Data records:
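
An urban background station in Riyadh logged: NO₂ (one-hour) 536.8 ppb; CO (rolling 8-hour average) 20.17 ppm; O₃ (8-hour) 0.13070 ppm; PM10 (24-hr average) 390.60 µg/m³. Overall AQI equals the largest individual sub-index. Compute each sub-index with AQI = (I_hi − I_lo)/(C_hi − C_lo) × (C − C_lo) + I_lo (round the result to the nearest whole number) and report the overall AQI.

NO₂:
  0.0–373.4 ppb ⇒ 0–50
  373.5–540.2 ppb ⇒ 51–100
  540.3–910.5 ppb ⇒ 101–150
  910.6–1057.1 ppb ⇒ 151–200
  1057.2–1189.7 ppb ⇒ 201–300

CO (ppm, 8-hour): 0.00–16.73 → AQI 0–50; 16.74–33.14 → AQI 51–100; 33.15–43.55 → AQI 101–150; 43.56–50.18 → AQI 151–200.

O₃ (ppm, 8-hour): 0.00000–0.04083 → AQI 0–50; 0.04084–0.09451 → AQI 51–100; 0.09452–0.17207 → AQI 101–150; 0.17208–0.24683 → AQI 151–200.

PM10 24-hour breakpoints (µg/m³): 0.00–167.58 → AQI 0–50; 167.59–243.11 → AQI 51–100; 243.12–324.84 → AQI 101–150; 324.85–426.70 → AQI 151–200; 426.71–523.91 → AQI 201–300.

NO₂ 536.8: bracket 373.5–540.2 → index 51–100; slope 49/166.7, offset 163.3.
AQI = 51 + 49/166.7·163.3 ≈ 99.00 ⇒ 99.
CO: 20.17 lies in 16.74–33.14, so I_lo=51, I_hi=100, C_lo=16.74, C_hi=33.14.
(100−51)/(33.14−16.74) × (20.17−16.74) + 51 = 49/16.40 × 3.43 + 51 ≈ 61.25 → 61.
O₃ 0.13070: bracket 0.09452–0.17207 → index 101–150; slope 49/0.07755, offset 0.03618.
AQI = 101 + 49/0.07755·0.03618 ≈ 123.86 ⇒ 124.
PM10 390.60: bracket 324.85–426.70 → index 151–200; slope 49/101.85, offset 65.75.
AQI = 151 + 49/101.85·65.75 ≈ 182.63 ⇒ 183.
Sub-indices: NO₂→99, CO→61, O₃→124, PM10→183. Overall AQI = max = 183; dominant pollutant is PM10.
AQI 183: Unhealthy.

183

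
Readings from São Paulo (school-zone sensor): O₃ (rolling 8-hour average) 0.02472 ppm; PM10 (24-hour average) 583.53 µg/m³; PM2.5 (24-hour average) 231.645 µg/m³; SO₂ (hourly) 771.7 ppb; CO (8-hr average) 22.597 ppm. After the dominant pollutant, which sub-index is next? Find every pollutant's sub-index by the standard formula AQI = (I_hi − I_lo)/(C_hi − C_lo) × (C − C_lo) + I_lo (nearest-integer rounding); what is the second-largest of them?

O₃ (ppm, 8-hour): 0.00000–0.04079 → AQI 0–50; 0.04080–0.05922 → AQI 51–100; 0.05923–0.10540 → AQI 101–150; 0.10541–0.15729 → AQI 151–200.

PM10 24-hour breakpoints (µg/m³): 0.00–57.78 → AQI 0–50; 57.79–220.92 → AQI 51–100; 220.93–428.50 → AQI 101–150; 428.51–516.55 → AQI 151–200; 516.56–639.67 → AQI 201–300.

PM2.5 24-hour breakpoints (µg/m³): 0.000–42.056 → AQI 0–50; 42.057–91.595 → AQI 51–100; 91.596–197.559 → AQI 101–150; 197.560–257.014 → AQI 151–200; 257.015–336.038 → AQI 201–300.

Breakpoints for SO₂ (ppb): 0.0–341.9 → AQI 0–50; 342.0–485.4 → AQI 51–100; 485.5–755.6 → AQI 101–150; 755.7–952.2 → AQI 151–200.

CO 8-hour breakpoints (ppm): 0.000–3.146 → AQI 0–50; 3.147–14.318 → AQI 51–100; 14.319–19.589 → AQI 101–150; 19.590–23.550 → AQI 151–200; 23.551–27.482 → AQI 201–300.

O₃ 0.02472: bracket 0.00000–0.04079 → index 0–50; slope 50/0.04079, offset 0.02472.
AQI = 0 + 50/0.04079·0.02472 ≈ 30.30 ⇒ 30.
PM10: 583.53 ∈ [516.56, 639.67] ↔ index [201, 300].
201 + (583.53−516.56)·(300−201)/(639.67−516.56) = 201 + 66.97·99/123.11 ≈ 254.85, so AQI = 255.
PM2.5: row 197.560–257.014 (AQI 151–200). (200−151)·(231.645−197.560)/(257.014−197.560) + 151 = 49·34.085/59.454 + 151 ≈ 179.09 → 179.
SO₂ 771.7: bracket 755.7–952.2 → index 151–200; slope 49/196.5, offset 16.0.
AQI = 151 + 49/196.5·16.0 ≈ 154.99 ⇒ 155.
CO: 22.597 lies in 19.590–23.550, so I_lo=151, I_hi=200, C_lo=19.590, C_hi=23.550.
(200−151)/(23.550−19.590) × (22.597−19.590) + 151 = 49/3.960 × 3.007 + 151 ≈ 188.21 → 188.
Sub-indices: O₃→30, PM10→255, PM2.5→179, SO₂→155, CO→188. Ranked high→low: 255, 188, 179, 155, 30. Second-highest sub-index = 188.

188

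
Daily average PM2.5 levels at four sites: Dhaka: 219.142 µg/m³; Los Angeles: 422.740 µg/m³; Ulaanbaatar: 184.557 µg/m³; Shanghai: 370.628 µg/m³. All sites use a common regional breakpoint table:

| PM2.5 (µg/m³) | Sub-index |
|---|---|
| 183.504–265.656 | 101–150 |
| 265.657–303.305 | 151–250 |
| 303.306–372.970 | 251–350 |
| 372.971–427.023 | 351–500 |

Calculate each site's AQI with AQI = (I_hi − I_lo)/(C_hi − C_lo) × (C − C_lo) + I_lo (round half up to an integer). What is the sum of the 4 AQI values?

Dhaka: 219.142 ∈ [183.504, 265.656] ↔ index [101, 150].
101 + (219.142−183.504)·(150−101)/(265.656−183.504) = 101 + 35.638·49/82.152 ≈ 122.26, so AQI = 122.
Los Angeles: 422.740 lies in 372.971–427.023, so I_lo=351, I_hi=500, C_lo=372.971, C_hi=427.023.
(500−351)/(427.023−372.971) × (422.740−372.971) + 351 = 149/54.052 × 49.769 + 351 ≈ 488.19 → 488.
Ulaanbaatar: 184.557 lies in 183.504–265.656, so I_lo=101, I_hi=150, C_lo=183.504, C_hi=265.656.
(150−101)/(265.656−183.504) × (184.557−183.504) + 101 = 49/82.152 × 1.053 + 101 ≈ 101.63 → 102.
Shanghai: 370.628 lies in 303.306–372.970, so I_lo=251, I_hi=350, C_lo=303.306, C_hi=372.970.
(350−251)/(372.970−303.306) × (370.628−303.306) + 251 = 99/69.664 × 67.322 + 251 ≈ 346.67 → 347.
AQIs: Dhaka=122, Los Angeles=488, Ulaanbaatar=102, Shanghai=347. Sum = 122 + 488 + 102 + 347 = 1059.

1059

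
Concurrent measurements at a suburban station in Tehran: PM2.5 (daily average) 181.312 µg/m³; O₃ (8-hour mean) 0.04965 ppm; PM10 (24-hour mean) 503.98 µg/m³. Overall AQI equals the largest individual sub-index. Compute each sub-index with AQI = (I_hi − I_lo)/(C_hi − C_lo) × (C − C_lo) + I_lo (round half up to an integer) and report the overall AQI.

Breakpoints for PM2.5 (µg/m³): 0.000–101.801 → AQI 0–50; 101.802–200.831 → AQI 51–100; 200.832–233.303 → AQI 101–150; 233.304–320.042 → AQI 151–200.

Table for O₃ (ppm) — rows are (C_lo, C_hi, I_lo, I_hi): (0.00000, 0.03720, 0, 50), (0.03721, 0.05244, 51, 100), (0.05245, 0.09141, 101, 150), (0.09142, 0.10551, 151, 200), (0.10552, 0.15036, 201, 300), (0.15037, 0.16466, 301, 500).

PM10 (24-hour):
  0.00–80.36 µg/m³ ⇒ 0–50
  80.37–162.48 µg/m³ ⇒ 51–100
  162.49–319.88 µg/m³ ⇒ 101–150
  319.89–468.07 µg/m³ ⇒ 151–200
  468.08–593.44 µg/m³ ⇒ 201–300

PM2.5: row 101.802–200.831 (AQI 51–100). (100−51)·(181.312−101.802)/(200.831−101.802) + 51 = 49·79.510/99.029 + 51 ≈ 90.34 → 90.
O₃: 0.04965 lies in 0.03721–0.05244, so I_lo=51, I_hi=100, C_lo=0.03721, C_hi=0.05244.
(100−51)/(0.05244−0.03721) × (0.04965−0.03721) + 51 = 49/0.01523 × 0.01244 + 51 ≈ 91.02 → 91.
PM10: 503.98 lies in 468.08–593.44, so I_lo=201, I_hi=300, C_lo=468.08, C_hi=593.44.
(300−201)/(593.44−468.08) × (503.98−468.08) + 201 = 99/125.36 × 35.90 + 201 ≈ 229.35 → 229.
Sub-indices: PM2.5→90, O₃→91, PM10→229. Overall AQI = max = 229; dominant pollutant is PM10.

229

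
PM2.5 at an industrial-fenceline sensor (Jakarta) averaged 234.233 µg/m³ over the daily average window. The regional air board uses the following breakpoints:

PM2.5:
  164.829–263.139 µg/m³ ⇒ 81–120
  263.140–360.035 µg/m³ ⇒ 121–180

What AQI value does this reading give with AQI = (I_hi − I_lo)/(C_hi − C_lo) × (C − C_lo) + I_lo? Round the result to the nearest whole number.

PM2.5: 234.233 ∈ [164.829, 263.139] ↔ index [81, 120].
81 + (234.233−164.829)·(120−81)/(263.139−164.829) = 81 + 69.404·39/98.310 ≈ 108.53, so AQI = 109.

109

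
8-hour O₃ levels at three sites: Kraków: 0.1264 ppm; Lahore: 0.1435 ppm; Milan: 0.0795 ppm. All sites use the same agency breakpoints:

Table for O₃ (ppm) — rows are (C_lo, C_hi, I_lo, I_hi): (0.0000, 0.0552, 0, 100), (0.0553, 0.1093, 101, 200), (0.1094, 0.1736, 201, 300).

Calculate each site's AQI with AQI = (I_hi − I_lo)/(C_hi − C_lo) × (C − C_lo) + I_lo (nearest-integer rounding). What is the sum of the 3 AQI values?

626

Kraków: 0.1264 ∈ [0.1094, 0.1736] ↔ index [201, 300].
201 + (0.1264−0.1094)·(300−201)/(0.1736−0.1094) = 201 + 0.0170·99/0.0642 ≈ 227.21, so AQI = 227.
Lahore: row 0.1094–0.1736 (AQI 201–300). (300−201)·(0.1435−0.1094)/(0.1736−0.1094) + 201 = 99·0.0341/0.0642 + 201 ≈ 253.58 → 254.
Milan: 0.0795 lies in 0.0553–0.1093, so I_lo=101, I_hi=200, C_lo=0.0553, C_hi=0.1093.
(200−101)/(0.1093−0.0553) × (0.0795−0.0553) + 101 = 99/0.0540 × 0.0242 + 101 ≈ 145.37 → 145.
AQIs: Kraków=227, Lahore=254, Milan=145. Sum = 227 + 254 + 145 = 626.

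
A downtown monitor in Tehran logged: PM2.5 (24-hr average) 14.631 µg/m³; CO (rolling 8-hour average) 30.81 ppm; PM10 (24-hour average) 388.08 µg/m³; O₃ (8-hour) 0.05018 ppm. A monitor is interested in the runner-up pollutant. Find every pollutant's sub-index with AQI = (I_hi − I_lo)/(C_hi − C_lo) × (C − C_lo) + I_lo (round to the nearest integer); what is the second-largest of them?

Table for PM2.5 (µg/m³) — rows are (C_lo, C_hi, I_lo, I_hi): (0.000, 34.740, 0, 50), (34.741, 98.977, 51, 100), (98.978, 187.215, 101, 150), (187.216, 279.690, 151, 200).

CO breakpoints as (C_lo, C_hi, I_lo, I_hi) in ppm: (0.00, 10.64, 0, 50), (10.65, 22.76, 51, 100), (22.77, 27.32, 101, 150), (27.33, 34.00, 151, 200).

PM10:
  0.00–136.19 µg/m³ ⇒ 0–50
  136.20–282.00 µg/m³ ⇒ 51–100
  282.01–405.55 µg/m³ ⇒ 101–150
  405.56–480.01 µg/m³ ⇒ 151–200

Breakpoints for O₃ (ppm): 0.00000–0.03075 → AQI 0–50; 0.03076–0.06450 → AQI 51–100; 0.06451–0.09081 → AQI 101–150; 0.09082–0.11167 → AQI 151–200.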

* **TASK ITEM**:
Please reply with an exact copy of the lines above, starting at the first and ending at the line that holds "O₃ (ppm, 8-hour): 0.00000–0.04083".

* **ANSWER TO THIS PROBLEM**:
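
An urban background station in Riyadh logged: NO₂ (one-hour) 536.8 ppb; CO (rolling 8-hour average) 20.17 ppm; O₃ (8-hour) 0.13070 ppm; PM10 (24-hr average) 390.60 µg/m³. Overall AQI equals the largest individual sub-index. Compute each sub-index with AQI = (I_hi − I_lo)/(C_hi − C_lo) × (C − C_lo) + I_lo (round the result to the nearest whole number) and report the overall AQI.

NO₂:
  0.0–373.4 ppb ⇒ 0–50
  373.5–540.2 ppb ⇒ 51–100
  540.3–910.5 ppb ⇒ 101–150
  910.6–1057.1 ppb ⇒ 151–200
  1057.2–1189.7 ppb ⇒ 201–300

CO (ppm, 8-hour): 0.00–16.73 → AQI 0–50; 16.74–33.14 → AQI 51–100; 33.15–43.55 → AQI 101–150; 43.56–50.18 → AQI 151–200.

O₃ (ppm, 8-hour): 0.00000–0.04083 → AQI 0–50; 0.04084–0.09451 → AQI 51–100; 0.09452–0.17207 → AQI 101–150; 0.17208–0.24683 → AQI 151–200.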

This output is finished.